> **WHAT YOU WILL DO**
For each line below that contains the word "theta", return that line.

(Stored dataset items)
*** Block opens ***
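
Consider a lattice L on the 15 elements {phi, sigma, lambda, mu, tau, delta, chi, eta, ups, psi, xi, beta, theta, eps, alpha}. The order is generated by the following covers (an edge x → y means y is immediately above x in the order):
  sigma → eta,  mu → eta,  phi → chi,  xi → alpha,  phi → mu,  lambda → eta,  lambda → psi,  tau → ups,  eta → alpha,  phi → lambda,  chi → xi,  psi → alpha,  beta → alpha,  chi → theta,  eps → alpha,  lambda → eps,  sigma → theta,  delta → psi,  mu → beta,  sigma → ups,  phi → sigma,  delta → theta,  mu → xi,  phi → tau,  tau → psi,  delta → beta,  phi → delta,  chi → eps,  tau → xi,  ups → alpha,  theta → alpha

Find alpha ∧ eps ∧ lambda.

Common lower bounds of {alpha, eps, lambda}: lambda, phi.
The greatest among these is lambda.

lambda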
*** Block closes ***
> **EXERCISE SOLUTION**
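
Consider a lattice L on the 15 elements {phi, sigma, lambda, mu, tau, delta, chi, eta, ups, psi, xi, beta, theta, eps, alpha}. The order is generated by the following covers (an edge x → y means y is immediately above x in the order):
  sigma → eta,  mu → eta,  phi → chi,  xi → alpha,  phi → mu,  lambda → eta,  lambda → psi,  tau → ups,  eta → alpha,  phi → lambda,  chi → xi,  psi → alpha,  beta → alpha,  chi → theta,  eps → alpha,  lambda → eps,  sigma → theta,  delta → psi,  mu → beta,  sigma → ups,  phi → sigma,  delta → theta,  mu → xi,  phi → tau,  tau → psi,  delta → beta,  phi → delta,  chi → eps,  tau → xi,  ups → alpha,  theta → alpha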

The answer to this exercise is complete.